- Requirement -
Each entry must be output once more without any change.

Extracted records
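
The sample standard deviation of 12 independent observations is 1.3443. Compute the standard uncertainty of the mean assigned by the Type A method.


u_A = s / sqrt(n)
u_A = 1.3443 / sqrt(12)
u_A = 1.3443 / 3.4641016
u_A = 0.3881

0.3881


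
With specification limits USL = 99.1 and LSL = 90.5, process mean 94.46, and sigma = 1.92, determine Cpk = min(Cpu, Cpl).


Cpu = (USL - mean) / (3*sigma) = (99.1 - 94.46) / (3*1.92) = 0.8056
Cpl = (mean - LSL) / (3*sigma) = (94.46 - 90.5) / (3*1.92) = 0.6875
Cpk = min(Cpu, Cpl) = 0.6875

0.6875


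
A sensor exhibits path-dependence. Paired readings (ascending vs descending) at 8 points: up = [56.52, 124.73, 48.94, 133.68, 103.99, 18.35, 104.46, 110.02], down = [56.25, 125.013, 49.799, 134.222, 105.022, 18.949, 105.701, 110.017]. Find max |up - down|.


|56.52 - 56.25| = 0.2700
|124.73 - 125.013| = 0.2830
|48.94 - 49.799| = 0.8590
|133.68 - 134.222| = 0.5420
|103.99 - 105.022| = 1.0320
|18.35 - 18.949| = 0.5990
|104.46 - 105.701| = 1.2410
|110.02 - 110.017| = 0.0030
hysteresis = max(diffs) = 1.2410

1.2410


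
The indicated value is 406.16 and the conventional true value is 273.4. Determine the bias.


Systematic error = measured - true
= 406.16 - 273.4
= 132.7600

132.7600


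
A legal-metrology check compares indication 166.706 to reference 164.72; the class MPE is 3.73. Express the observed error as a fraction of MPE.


e = indication - reference = 166.706 - 164.72 = 1.9860
|e| = 1.9860
ratio = |e| / MPE = 1.9860 / 3.73
ratio = 0.5324

0.5324


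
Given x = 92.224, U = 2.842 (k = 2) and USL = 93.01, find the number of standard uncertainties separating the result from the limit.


u = U / k = 2.842 / 2 = 1.421
margin = |USL - x| = |93.01 - 92.224| = 0.786
z = margin / u = 0.786 / 1.421
z = 0.5531

0.5531


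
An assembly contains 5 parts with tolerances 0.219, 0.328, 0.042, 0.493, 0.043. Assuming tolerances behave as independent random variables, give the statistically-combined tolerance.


RSS = sqrt(0.219^2 + 0.328^2 + 0.042^2 + 0.493^2 + 0.043^2)
= sqrt(0.402207)
= 0.6342

0.6342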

- Task solution -
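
The sample standard deviation of 12 independent observations is 1.3443. Compute the standard uncertainty of the mean assigned by the Type A method.


u_A = s / sqrt(n)
u_A = 1.3443 / sqrt(12)
u_A = 1.3443 / 3.4641016
u_A = 0.3881

0.3881


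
With specification limits USL = 99.1 and LSL = 90.5, process mean 94.46, and sigma = 1.92, determine Cpk = min(Cpu, Cpl).


Cpu = (USL - mean) / (3*sigma) = (99.1 - 94.46) / (3*1.92) = 0.8056
Cpl = (mean - LSL) / (3*sigma) = (94.46 - 90.5) / (3*1.92) = 0.6875
Cpk = min(Cpu, Cpl) = 0.6875

0.6875


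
A sensor exhibits path-dependence. Paired readings (ascending vs descending) at 8 points: up = [56.52, 124.73, 48.94, 133.68, 103.99, 18.35, 104.46, 110.02], down = [56.25, 125.013, 49.799, 134.222, 105.022, 18.949, 105.701, 110.017]. Find max |up - down|.


|56.52 - 56.25| = 0.2700
|124.73 - 125.013| = 0.2830
|48.94 - 49.799| = 0.8590
|133.68 - 134.222| = 0.5420
|103.99 - 105.022| = 1.0320
|18.35 - 18.949| = 0.5990
|104.46 - 105.701| = 1.2410
|110.02 - 110.017| = 0.0030
hysteresis = max(diffs) = 1.2410

1.2410


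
The indicated value is 406.16 and the conventional true value is 273.4. Determine the bias.


Systematic error = measured - true
= 406.16 - 273.4
= 132.7600

132.7600


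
A legal-metrology check compares indication 166.706 to reference 164.72; the class MPE is 3.73. Express the observed error as a fraction of MPE.


e = indication - reference = 166.706 - 164.72 = 1.9860
|e| = 1.9860
ratio = |e| / MPE = 1.9860 / 3.73
ratio = 0.5324

0.5324


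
Given x = 92.224, U = 2.842 (k = 2) and USL = 93.01, find the number of standard uncertainties separating the result from the limit.


u = U / k = 2.842 / 2 = 1.421
margin = |USL - x| = |93.01 - 92.224| = 0.786
z = margin / u = 0.786 / 1.421
z = 0.5531

0.5531


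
An assembly contains 5 parts with tolerances 0.219, 0.328, 0.042, 0.493, 0.043. Assuming tolerances behave as independent random variables, give the statistically-combined tolerance.


RSS = sqrt(0.219^2 + 0.328^2 + 0.042^2 + 0.493^2 + 0.043^2)
= sqrt(0.402207)
= 0.6342

0.6342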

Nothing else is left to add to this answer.